Of all the entries below, retype only the lines from the one with "warm = 0.75" through the one with "R4: IF NOT (sun_offset", exactly as they appear.

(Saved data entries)
┄┄┄┄┄┄

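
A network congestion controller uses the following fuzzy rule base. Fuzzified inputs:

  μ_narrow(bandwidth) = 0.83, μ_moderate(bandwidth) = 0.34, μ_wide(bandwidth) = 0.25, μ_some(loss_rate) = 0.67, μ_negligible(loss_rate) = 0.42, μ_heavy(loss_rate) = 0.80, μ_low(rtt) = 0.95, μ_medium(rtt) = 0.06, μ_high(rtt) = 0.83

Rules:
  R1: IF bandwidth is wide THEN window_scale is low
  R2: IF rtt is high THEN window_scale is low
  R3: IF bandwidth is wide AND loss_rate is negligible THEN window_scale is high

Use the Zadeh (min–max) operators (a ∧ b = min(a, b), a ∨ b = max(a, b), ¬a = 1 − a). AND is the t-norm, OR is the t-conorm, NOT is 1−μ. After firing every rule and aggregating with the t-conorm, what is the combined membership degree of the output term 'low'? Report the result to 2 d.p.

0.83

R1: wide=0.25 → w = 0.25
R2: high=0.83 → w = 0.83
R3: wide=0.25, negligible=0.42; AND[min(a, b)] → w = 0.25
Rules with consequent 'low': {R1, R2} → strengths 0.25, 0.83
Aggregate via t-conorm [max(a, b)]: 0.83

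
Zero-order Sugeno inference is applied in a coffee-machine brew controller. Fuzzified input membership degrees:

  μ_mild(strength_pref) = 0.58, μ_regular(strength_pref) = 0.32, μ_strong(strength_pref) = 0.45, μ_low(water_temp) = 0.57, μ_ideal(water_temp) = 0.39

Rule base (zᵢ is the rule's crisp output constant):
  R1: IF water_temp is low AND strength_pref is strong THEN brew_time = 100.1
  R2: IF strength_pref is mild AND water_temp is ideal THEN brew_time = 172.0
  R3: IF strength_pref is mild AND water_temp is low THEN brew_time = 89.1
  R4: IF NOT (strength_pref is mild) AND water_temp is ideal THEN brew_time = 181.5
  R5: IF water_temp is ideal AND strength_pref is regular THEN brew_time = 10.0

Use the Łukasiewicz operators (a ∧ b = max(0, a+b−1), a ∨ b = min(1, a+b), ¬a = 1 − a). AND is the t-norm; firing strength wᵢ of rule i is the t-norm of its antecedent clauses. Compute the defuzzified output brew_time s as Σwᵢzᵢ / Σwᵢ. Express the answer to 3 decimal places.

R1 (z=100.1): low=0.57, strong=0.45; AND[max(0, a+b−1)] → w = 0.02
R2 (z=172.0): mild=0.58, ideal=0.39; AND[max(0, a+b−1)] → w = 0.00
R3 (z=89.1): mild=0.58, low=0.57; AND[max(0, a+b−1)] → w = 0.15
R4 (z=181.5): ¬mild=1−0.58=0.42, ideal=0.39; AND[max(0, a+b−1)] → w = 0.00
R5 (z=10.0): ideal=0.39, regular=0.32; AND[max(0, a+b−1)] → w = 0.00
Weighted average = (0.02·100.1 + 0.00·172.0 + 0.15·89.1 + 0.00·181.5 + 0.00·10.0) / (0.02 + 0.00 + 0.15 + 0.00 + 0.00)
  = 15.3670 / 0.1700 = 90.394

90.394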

┄┄┄┄┄┄

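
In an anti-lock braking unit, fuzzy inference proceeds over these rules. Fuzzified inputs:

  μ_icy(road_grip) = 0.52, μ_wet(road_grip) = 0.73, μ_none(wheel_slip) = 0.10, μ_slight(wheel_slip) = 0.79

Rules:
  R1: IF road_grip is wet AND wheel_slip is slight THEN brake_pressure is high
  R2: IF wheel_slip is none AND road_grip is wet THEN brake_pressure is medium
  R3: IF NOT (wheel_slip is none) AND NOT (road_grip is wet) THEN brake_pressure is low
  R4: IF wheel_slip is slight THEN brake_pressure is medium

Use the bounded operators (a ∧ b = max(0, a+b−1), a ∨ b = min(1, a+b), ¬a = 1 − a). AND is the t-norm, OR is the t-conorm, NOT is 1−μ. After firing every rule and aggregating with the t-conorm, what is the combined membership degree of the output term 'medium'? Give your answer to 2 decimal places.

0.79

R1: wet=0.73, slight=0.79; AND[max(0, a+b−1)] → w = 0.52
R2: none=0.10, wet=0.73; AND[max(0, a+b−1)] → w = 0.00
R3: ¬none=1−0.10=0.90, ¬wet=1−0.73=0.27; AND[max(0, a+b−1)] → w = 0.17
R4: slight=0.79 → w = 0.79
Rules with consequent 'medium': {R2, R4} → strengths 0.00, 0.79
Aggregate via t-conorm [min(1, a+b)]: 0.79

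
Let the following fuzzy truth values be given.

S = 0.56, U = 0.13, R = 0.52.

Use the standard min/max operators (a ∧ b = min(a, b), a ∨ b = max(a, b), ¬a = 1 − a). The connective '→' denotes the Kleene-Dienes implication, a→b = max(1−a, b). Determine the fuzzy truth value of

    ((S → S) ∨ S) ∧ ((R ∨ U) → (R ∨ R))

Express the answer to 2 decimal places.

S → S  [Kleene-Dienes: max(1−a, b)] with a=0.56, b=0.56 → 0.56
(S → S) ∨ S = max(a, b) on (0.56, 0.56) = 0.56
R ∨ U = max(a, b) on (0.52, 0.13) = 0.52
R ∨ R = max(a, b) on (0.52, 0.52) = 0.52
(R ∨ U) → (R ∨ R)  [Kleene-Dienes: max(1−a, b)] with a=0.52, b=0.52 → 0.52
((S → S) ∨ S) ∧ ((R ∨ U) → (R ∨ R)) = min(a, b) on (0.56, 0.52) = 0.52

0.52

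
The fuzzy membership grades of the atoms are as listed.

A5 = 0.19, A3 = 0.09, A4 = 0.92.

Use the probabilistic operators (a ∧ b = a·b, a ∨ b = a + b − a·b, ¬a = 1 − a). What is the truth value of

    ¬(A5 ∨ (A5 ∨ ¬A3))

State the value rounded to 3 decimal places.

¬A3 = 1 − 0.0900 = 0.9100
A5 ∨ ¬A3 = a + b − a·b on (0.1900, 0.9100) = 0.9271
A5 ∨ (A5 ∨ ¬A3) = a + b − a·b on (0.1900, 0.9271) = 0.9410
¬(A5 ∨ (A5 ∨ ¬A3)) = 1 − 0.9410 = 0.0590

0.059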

┄┄┄┄┄┄

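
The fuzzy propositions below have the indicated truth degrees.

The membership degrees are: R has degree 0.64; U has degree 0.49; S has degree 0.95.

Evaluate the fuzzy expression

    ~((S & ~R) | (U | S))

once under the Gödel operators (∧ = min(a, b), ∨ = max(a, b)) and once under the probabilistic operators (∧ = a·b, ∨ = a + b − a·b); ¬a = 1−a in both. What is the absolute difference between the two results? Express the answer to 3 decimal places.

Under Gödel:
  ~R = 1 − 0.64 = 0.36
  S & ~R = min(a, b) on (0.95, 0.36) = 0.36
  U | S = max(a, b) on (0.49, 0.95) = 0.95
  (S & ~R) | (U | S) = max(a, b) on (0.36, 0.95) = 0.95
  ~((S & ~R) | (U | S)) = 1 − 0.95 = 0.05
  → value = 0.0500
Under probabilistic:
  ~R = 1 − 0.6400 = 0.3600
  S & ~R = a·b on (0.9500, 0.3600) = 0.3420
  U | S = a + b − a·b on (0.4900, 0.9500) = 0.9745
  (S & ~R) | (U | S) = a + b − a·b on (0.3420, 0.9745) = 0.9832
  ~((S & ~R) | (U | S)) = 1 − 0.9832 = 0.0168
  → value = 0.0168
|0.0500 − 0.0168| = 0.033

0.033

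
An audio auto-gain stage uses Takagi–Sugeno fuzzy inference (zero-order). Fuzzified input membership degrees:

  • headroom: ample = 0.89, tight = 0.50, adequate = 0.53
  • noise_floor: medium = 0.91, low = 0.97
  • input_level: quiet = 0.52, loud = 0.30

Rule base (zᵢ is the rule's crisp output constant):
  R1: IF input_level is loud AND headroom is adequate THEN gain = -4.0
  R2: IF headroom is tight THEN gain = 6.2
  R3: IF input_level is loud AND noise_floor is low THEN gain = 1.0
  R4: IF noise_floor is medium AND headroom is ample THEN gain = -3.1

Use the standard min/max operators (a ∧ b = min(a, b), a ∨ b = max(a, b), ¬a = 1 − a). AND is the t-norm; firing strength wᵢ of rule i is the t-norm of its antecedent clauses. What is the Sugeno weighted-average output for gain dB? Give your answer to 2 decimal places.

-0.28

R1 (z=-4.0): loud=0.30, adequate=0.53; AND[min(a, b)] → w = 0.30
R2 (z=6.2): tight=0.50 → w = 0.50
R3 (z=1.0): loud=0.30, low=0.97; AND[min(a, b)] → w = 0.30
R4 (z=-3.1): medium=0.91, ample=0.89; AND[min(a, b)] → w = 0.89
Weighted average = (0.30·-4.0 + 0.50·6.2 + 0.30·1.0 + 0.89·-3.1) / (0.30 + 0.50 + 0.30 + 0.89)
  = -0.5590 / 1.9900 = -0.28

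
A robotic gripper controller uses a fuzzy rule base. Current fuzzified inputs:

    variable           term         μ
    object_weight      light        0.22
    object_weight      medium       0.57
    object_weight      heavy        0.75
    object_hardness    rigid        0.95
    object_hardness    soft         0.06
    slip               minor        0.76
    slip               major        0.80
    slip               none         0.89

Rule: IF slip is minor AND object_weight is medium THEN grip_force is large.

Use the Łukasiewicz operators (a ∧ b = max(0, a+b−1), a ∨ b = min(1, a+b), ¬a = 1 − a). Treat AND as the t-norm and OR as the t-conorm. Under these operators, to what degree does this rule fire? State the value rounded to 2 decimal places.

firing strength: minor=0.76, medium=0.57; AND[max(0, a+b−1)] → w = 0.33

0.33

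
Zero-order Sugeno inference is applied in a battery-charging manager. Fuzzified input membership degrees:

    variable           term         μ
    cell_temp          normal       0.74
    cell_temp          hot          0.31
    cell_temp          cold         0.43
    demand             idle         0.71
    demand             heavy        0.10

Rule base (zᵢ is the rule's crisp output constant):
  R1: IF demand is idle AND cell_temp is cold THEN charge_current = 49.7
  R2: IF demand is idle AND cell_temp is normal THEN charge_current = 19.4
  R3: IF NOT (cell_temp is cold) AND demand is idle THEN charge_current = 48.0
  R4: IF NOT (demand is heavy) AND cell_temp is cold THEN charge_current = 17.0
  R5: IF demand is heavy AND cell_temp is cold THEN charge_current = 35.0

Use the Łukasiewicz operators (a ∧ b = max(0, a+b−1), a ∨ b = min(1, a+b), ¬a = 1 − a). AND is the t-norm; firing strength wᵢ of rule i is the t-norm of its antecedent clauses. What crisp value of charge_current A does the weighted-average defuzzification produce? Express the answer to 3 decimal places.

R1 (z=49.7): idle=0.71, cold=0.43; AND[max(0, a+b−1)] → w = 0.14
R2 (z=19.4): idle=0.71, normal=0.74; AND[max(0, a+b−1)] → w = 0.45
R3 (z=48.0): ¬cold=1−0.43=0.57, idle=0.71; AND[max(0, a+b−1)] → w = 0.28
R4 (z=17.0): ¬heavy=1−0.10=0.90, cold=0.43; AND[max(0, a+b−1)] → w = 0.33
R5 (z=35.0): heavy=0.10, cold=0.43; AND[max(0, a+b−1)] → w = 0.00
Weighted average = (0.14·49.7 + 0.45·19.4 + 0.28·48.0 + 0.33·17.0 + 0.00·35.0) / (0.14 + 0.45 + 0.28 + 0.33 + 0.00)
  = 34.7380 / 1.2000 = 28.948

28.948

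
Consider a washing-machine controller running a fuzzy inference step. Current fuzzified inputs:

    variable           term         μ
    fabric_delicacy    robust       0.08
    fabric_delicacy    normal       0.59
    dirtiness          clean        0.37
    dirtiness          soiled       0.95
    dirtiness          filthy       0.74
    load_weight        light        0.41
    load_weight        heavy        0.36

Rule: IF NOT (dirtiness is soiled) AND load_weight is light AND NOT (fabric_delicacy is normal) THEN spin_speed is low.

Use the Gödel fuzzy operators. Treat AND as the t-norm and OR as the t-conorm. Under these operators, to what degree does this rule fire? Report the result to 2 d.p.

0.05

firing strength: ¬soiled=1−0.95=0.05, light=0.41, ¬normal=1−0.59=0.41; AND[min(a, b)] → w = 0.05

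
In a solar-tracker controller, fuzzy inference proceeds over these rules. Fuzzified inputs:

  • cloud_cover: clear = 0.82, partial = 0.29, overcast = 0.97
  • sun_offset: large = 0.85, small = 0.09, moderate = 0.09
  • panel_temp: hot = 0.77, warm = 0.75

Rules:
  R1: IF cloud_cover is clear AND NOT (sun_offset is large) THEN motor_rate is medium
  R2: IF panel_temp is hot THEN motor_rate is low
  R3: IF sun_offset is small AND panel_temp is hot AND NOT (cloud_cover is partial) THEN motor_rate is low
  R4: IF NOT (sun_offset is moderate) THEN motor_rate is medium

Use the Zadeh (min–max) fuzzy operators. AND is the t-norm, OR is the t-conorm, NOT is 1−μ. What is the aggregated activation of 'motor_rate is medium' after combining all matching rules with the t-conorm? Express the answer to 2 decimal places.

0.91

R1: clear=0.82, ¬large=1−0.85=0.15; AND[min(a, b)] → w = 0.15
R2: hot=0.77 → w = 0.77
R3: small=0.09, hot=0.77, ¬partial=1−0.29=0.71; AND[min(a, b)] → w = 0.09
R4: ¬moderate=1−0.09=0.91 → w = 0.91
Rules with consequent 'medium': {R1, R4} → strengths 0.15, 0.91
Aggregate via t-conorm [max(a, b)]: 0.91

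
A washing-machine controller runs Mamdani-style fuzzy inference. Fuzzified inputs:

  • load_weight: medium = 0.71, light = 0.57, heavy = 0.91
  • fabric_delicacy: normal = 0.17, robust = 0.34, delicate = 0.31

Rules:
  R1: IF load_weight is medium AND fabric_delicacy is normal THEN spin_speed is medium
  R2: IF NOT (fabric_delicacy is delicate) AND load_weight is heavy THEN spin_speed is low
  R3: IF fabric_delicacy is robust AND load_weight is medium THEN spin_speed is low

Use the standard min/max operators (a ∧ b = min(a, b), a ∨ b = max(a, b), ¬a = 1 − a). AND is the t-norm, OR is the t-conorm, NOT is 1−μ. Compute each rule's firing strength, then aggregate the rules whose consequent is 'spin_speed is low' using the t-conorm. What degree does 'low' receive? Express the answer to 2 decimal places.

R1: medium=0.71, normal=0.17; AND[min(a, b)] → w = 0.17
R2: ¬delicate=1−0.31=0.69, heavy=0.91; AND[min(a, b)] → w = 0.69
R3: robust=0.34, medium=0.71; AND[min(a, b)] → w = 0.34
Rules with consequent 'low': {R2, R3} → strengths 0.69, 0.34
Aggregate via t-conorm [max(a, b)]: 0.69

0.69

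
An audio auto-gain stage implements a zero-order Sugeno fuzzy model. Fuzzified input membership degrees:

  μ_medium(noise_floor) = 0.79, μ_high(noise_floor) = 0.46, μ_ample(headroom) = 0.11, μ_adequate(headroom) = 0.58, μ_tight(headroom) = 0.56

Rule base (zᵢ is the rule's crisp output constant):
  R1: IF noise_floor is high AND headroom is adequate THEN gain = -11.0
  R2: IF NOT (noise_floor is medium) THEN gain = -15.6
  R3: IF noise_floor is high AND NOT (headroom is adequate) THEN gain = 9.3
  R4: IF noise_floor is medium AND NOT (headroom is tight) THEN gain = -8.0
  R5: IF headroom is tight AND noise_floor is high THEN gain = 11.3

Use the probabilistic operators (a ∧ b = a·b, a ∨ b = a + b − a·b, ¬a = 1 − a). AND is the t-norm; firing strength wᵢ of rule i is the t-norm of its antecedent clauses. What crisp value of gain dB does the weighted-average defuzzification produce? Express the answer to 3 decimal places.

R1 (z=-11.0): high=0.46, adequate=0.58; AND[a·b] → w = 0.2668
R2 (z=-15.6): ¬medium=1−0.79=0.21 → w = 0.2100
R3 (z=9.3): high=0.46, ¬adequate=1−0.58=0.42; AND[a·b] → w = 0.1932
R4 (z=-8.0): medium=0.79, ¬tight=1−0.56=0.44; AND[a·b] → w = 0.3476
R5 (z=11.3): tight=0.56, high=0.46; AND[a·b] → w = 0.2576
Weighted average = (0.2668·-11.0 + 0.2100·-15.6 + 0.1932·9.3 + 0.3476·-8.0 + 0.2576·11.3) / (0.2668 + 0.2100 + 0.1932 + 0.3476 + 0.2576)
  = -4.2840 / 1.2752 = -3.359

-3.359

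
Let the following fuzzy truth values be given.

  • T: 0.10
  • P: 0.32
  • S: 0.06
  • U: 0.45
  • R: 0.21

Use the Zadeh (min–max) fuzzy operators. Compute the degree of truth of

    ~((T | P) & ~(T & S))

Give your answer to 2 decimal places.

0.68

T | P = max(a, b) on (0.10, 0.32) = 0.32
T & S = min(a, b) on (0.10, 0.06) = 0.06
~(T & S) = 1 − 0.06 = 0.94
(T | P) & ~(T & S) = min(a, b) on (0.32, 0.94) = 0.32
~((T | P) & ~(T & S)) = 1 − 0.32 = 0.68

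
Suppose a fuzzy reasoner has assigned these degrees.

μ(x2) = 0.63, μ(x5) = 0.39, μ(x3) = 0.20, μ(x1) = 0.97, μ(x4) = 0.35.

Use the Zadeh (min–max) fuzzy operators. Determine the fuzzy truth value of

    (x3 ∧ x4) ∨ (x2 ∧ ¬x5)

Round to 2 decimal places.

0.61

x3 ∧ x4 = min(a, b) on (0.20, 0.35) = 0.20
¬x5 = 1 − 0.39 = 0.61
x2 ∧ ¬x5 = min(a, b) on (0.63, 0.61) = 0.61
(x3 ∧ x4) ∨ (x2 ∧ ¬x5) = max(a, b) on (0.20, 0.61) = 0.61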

┄┄┄┄┄┄

Response to this task:
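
  • panel_temp: hot = 0.77, warm = 0.75

Rules:
  R1: IF cloud_cover is clear AND NOT (sun_offset is large) THEN motor_rate is medium
  R2: IF panel_temp is hot THEN motor_rate is low
  R3: IF sun_offset is small AND panel_temp is hot AND NOT (cloud_cover is partial) THEN motor_rate is low
  R4: IF NOT (sun_offset is moderate) THEN motor_rate is medium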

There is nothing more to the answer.